● Excerpts from a dataset:
------------------------------

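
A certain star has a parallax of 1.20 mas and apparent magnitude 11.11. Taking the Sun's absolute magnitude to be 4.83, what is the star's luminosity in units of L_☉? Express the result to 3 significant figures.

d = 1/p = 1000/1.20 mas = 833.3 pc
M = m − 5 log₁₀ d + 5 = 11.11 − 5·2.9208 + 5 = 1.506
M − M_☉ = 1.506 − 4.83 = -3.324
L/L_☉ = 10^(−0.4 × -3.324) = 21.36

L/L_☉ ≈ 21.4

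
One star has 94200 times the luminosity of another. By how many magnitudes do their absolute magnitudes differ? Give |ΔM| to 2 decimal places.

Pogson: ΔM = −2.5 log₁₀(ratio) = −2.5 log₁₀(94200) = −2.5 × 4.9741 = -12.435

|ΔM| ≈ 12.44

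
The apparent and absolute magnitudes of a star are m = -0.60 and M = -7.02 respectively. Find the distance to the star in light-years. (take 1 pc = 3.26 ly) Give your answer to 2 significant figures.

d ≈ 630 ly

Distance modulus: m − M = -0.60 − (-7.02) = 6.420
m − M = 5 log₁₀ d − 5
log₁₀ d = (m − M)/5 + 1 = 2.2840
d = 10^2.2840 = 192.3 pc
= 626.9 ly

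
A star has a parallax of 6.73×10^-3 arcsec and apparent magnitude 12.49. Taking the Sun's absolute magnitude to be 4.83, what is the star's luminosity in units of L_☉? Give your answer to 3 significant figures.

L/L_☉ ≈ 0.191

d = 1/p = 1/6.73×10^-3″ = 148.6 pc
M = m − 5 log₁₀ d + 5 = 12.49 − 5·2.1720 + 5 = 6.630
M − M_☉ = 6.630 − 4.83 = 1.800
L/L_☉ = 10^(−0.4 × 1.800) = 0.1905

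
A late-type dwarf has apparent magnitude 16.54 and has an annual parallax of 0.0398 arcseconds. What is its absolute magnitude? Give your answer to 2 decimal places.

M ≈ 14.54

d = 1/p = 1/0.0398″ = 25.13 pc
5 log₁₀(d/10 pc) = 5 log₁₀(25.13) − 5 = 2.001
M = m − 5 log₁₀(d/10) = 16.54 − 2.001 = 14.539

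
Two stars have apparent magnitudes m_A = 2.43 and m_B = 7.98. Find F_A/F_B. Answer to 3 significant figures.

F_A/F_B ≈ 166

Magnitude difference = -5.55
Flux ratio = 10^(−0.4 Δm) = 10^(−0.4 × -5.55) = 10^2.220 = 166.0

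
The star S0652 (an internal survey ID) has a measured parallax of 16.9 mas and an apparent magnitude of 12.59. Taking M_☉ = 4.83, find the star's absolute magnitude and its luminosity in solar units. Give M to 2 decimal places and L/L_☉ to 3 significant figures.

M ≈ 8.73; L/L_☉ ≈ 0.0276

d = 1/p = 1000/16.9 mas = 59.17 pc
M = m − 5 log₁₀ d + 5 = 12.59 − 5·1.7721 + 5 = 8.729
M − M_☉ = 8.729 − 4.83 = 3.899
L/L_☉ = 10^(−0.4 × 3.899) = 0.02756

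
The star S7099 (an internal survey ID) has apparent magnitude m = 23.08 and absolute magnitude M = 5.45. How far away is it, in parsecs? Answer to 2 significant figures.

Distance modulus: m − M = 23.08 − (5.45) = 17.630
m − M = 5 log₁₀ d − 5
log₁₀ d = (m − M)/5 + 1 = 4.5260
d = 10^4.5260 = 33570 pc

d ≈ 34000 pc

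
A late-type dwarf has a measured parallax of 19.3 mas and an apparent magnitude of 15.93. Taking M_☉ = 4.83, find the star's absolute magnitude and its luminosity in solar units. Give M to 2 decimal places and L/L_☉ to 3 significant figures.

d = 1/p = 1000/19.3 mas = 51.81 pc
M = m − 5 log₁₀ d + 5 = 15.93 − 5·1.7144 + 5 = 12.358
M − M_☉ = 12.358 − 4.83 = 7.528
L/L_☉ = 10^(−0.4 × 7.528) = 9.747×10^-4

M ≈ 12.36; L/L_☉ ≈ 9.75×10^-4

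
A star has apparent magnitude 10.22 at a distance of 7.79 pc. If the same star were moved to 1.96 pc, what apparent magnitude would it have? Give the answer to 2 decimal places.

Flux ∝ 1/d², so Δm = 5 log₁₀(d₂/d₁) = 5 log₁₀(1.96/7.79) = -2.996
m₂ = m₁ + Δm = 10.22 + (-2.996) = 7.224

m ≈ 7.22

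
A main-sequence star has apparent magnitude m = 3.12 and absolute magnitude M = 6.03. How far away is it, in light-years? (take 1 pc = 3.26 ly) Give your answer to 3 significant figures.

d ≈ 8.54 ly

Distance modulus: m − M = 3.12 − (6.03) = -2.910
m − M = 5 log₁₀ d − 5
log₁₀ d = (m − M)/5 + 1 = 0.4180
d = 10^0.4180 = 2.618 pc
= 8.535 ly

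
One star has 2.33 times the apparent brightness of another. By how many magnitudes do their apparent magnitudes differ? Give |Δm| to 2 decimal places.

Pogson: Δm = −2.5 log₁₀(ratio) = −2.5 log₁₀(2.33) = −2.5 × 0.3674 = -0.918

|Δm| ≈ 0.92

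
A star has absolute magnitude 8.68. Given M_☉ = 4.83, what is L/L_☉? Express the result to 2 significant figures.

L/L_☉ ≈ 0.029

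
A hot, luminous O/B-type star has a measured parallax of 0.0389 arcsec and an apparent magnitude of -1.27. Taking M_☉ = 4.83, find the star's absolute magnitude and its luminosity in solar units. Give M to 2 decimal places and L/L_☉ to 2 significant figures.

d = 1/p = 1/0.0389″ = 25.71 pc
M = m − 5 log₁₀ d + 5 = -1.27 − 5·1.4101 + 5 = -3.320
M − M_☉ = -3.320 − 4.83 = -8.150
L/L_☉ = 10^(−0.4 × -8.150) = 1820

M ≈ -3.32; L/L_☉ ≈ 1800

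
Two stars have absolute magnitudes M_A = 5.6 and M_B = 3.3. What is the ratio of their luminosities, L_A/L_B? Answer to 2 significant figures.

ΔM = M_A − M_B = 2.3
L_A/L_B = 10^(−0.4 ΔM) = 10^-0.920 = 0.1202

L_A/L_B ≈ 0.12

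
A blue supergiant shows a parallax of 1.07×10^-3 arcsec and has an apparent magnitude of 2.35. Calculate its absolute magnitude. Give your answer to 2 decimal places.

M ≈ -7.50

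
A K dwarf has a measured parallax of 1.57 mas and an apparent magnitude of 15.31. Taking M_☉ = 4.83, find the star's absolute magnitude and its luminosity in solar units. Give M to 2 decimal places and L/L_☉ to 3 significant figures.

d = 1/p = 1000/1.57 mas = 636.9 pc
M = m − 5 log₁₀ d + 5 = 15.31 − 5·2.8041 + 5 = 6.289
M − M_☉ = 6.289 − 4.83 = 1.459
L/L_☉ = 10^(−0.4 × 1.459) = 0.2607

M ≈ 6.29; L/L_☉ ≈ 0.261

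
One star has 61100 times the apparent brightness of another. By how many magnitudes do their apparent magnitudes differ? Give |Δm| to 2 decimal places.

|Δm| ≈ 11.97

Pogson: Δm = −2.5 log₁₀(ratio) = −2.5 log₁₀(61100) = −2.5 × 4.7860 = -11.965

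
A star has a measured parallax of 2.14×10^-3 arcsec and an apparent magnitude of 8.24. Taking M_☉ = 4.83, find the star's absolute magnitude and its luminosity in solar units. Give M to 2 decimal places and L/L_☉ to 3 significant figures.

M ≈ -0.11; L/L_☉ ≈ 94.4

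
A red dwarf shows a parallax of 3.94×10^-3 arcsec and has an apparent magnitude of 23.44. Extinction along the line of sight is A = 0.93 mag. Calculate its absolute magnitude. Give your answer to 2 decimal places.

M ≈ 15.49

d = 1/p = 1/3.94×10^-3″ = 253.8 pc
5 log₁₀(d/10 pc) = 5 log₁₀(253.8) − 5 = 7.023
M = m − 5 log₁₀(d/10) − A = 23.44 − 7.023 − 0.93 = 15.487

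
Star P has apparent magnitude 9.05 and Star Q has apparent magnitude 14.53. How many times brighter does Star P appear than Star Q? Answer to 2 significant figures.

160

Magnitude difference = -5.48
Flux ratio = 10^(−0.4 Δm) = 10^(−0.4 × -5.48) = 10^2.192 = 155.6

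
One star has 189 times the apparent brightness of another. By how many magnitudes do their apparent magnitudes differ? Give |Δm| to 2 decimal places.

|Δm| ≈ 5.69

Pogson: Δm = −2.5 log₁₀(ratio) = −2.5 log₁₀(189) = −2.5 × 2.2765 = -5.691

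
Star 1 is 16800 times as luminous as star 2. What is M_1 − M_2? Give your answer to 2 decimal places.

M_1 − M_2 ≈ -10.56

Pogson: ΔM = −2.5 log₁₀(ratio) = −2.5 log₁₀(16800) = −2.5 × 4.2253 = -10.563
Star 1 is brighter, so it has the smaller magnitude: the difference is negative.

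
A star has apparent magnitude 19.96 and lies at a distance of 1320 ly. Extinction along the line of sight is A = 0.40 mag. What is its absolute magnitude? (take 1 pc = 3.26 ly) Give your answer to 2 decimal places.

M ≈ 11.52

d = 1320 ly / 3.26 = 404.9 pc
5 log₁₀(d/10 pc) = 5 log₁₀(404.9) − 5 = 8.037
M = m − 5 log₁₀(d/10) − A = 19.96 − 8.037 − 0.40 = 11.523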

------------------------------

● What you need to do:
The expected answer is an exact copy of the lines beginning at the one with "A star has apparent magnitude 19.96" and running to the end of the entries above.

● Completed task:
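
A star has apparent magnitude 19.96 and lies at a distance of 1320 ly. Extinction along the line of sight is A = 0.40 mag. What is its absolute magnitude? (take 1 pc = 3.26 ly) Give your answer to 2 decimal places.

M ≈ 11.52

d = 1320 ly / 3.26 = 404.9 pc
5 log₁₀(d/10 pc) = 5 log₁₀(404.9) − 5 = 8.037
M = m − 5 log₁₀(d/10) − A = 19.96 − 8.037 − 0.40 = 11.523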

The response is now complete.